#### Data to process ####
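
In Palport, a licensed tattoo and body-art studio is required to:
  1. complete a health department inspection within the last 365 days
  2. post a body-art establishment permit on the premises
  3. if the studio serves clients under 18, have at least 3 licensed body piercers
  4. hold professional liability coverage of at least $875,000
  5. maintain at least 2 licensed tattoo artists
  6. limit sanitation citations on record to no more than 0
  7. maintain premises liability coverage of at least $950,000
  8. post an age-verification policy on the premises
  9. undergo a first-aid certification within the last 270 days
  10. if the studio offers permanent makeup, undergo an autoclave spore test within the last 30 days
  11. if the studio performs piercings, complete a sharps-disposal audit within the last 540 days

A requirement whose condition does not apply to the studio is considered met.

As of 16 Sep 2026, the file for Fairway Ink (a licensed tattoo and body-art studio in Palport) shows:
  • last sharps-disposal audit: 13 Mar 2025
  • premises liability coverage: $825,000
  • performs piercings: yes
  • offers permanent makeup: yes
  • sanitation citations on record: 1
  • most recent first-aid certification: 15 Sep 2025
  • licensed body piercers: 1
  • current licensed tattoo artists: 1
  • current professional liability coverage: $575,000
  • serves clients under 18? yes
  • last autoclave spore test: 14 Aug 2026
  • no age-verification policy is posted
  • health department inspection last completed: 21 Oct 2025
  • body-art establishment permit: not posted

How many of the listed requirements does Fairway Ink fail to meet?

10

1. health department inspection 330 days ago vs limit 365 → met
2. body-art establishment permit absent → not met
3. condition 'serves clients under 18' holds; licensed body piercers 1 < 3 → not met
4. professional liability coverage $575,000 < $875,000 → not met
5. licensed tattoo artists 1 < 2 → not met
6. sanitation citations on record 1 > 0 → not met
7. premises liability coverage $825,000 < $950,000 → not met
8. age-verification policy absent → not met
9. first-aid certification 366 days ago vs limit 270 → not met
10. condition 'offers permanent makeup' holds; autoclave spore test 33 days ago vs limit 30 → not met
11. condition 'performs piercings' holds; sharps-disposal audit 552 days ago vs limit 540 → not met
Not met: 10 of 11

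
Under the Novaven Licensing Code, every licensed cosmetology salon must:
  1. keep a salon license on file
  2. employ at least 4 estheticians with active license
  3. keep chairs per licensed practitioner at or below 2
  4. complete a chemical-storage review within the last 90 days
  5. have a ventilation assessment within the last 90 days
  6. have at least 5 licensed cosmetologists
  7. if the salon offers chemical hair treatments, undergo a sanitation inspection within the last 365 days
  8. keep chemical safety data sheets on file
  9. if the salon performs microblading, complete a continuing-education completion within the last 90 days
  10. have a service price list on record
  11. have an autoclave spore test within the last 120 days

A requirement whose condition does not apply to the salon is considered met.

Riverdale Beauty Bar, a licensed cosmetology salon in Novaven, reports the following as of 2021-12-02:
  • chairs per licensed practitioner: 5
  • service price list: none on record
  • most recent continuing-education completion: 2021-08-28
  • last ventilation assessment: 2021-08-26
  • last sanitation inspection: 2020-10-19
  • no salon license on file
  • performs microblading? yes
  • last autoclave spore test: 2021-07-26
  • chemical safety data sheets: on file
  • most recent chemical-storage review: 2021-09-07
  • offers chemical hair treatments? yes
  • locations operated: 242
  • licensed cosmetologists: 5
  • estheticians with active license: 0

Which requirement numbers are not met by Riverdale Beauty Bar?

1. salon license absent → not met
2. estheticians with active license 0 < 4 → not met
3. chairs per licensed practitioner 5 > 2 → not met
4. chemical-storage review 86 days ago vs limit 90 → met
5. ventilation assessment 98 days ago vs limit 90 → not met
6. licensed cosmetologists 5 ≥ 5 → met
7. condition 'offers chemical hair treatments' holds; sanitation inspection 409 days ago vs limit 365 → not met
8. chemical safety data sheets present → met
9. condition 'performs microblading' holds; continuing-education completion 96 days ago vs limit 90 → not met
10. service price list absent → not met
11. autoclave spore test 129 days ago vs limit 120 → not met
Not met: 1, 2, 3, 5, 7, 9, 10, 11

1, 2, 3, 5, 7, 9, 10, 11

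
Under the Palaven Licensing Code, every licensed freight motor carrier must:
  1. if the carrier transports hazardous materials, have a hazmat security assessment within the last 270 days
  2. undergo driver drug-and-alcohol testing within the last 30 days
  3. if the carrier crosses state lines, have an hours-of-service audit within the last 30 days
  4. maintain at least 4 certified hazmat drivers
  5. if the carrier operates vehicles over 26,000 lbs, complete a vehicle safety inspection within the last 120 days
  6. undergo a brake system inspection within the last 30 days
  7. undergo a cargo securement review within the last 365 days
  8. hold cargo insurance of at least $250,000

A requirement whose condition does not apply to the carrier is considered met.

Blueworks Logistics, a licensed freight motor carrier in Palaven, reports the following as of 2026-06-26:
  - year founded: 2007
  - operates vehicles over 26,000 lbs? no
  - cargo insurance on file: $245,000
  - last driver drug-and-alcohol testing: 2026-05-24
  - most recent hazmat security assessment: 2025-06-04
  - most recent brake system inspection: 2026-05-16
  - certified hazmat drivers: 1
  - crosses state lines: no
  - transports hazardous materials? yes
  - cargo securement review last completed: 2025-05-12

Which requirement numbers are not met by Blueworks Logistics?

1. condition 'transports hazardous materials' holds; hazmat security assessment 387 days ago vs limit 270 → not met
2. driver drug-and-alcohol testing 33 days ago vs limit 30 → not met
3. condition 'crosses state lines' does not hold → requirement n/a → met
4. certified hazmat drivers 1 < 4 → not met
5. condition 'operates vehicles over 26,000 lbs' does not hold → requirement n/a → met
6. brake system inspection 41 days ago vs limit 30 → not met
7. cargo securement review 410 days ago vs limit 365 → not met
8. cargo insurance $245,000 < $250,000 → not met
Not met: 1, 2, 4, 6, 7, 8

1, 2, 4, 6, 7, 8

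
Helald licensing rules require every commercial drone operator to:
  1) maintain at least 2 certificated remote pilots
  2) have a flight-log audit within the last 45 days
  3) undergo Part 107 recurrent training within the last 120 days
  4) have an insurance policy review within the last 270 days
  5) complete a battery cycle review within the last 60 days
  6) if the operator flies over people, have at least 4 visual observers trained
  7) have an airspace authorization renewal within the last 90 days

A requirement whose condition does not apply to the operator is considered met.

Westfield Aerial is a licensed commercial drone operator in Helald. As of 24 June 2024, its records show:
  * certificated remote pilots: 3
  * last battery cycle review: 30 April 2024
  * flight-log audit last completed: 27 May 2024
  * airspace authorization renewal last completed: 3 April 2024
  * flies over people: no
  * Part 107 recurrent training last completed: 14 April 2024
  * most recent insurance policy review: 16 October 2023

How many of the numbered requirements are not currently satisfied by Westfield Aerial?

1. certificated remote pilots 3 ≥ 2 → met
2. flight-log audit 28 days ago vs limit 45 → met
3. Part 107 recurrent training 71 days ago vs limit 120 → met
4. insurance policy review 252 days ago vs limit 270 → met
5. battery cycle review 55 days ago vs limit 60 → met
6. condition 'flies over people' does not hold → requirement n/a → met
7. airspace authorization renewal 82 days ago vs limit 90 → met
Not met: 0 of 7

0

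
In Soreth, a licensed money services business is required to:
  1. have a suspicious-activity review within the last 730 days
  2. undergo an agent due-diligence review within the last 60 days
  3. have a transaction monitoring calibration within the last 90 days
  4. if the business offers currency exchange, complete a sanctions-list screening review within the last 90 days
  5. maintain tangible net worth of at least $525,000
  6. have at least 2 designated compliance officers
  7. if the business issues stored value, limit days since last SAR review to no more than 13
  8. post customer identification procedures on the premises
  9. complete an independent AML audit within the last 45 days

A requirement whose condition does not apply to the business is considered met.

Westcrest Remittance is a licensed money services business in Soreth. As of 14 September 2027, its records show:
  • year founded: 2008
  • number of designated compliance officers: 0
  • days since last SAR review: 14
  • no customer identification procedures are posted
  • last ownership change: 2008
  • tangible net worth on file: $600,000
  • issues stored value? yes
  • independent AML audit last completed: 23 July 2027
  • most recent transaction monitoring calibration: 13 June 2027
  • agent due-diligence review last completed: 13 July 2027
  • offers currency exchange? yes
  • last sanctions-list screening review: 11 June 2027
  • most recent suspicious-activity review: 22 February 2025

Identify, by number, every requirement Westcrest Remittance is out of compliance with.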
####
§ Work order
Wherever "carrier" appears in a line of the entries, copy that line.

§ Expected answer
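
Under the Palaven Licensing Code, every licensed freight motor carrier must:
  1. if the carrier transports hazardous materials, have a hazmat security assessment within the last 270 days
  3. if the carrier crosses state lines, have an hours-of-service audit within the last 30 days
  5. if the carrier operates vehicles over 26,000 lbs, complete a vehicle safety inspection within the last 120 days
A requirement whose condition does not apply to the carrier is considered met.
Blueworks Logistics, a licensed freight motor carrier in Palaven, reports the following as of 2026-06-26: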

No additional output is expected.